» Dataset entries
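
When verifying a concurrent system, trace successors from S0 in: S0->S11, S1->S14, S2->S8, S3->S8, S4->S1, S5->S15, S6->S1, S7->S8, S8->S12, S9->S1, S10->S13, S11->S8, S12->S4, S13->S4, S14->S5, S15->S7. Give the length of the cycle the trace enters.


Trace from S0 until a state repeats:
  S0 -> S11 -> S8 -> S12 -> S4 -> S1 -> S14 -> S5 -> S15 -> S7 -> S8
S8 first seen at step 2, revisited at step 10.
Cycle length = 10 - 2 = 8

8


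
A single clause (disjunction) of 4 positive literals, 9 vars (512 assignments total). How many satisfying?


Step 1: Total=2^9=512
Step 2: Unsat when all 4 false: 2^5=32
Step 3: Sat=512-32=480

480


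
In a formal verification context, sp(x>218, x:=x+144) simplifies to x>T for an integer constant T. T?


Formula: sp(P, x:=E) = exists old_x. (x = E[old_x/x]) AND P[old_x/x] (old_x is the value of x before the assignment; eliminate old_x by solving x = E[old_x/x] for old_x)
Step 1: Precondition P: x>218, i.e. old_x > 218
Step 2: Assignment gives x = old_x + 144, so old_x = x - 144
Step 3: Substitute into P: x - 144 > 218
Step 4: Simplify: x > 218+144 = 362

362


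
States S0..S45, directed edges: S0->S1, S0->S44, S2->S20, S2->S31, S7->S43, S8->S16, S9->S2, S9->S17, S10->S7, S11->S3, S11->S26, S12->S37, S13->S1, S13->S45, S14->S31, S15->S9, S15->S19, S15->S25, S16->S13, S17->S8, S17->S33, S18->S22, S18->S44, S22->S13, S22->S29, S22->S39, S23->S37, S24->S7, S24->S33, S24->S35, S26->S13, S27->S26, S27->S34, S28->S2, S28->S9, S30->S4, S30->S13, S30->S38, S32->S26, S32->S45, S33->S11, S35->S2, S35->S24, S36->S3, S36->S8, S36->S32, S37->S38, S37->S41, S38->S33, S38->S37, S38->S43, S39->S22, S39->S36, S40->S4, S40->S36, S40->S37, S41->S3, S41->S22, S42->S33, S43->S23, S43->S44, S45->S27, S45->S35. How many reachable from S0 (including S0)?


BFS from S0:
  layer 0: {S0}
  layer 1: {S1, S44}
Reachable set: {S0, S1, S44}
Count = 3

3


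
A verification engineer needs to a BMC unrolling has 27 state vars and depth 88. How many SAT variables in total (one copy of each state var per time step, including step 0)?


BMC unrolls to depth k, creating one copy of each state var for steps 0..k.
Step count = 88 + 1 = 89 (steps 0 through 88)
Vars per step = 27
Total = 27 * 89 = 2403

2403


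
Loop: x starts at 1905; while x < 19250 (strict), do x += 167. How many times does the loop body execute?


Step 1: x goes from 1905 toward 19250 by 167; the body runs while x<19250, so iterations = ceil((bound-start)/step)
Step 2: Distance=17345
Step 3: ceil(17345/167)=104

104


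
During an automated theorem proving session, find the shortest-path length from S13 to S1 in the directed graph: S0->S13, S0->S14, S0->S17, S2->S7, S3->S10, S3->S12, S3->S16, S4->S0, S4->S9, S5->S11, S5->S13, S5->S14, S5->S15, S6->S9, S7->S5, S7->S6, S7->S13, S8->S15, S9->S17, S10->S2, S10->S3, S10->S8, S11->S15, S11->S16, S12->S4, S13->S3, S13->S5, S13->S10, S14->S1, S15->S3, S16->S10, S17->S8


BFS layer-by-layer from S13:
  dist 0: {S13}
  dist 1: {S3, S5, S10}
  dist 2: {S2, S8, S11, S12, S14, S15, S16}
  dist 3: {S1, S4, S7}
  -> S1 reached at distance 3
Shortest path length = 3

3


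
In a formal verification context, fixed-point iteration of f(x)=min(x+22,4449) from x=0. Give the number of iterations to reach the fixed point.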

» Directions for this task
Make an exact copy of each line, beginning at the one containing "Loop: x starts" and ending with the last line of the data, and of no other line.

» Problem solution
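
Loop: x starts at 1905; while x < 19250 (strict), do x += 167. How many times does the loop body execute?


Step 1: x goes from 1905 toward 19250 by 167; the body runs while x<19250, so iterations = ceil((bound-start)/step)
Step 2: Distance=17345
Step 3: ceil(17345/167)=104

104


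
During an automated theorem proving session, find the shortest-path length from S13 to S1 in the directed graph: S0->S13, S0->S14, S0->S17, S2->S7, S3->S10, S3->S12, S3->S16, S4->S0, S4->S9, S5->S11, S5->S13, S5->S14, S5->S15, S6->S9, S7->S5, S7->S6, S7->S13, S8->S15, S9->S17, S10->S2, S10->S3, S10->S8, S11->S15, S11->S16, S12->S4, S13->S3, S13->S5, S13->S10, S14->S1, S15->S3, S16->S10, S17->S8


BFS layer-by-layer from S13:
  dist 0: {S13}
  dist 1: {S3, S5, S10}
  dist 2: {S2, S8, S11, S12, S14, S15, S16}
  dist 3: {S1, S4, S7}
  -> S1 reached at distance 3
Shortest path length = 3

3


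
In a formal verification context, fixed-point iteration of f(x)=min(x+22,4449) from x=0. Give the number of iterations to reach the fixed point.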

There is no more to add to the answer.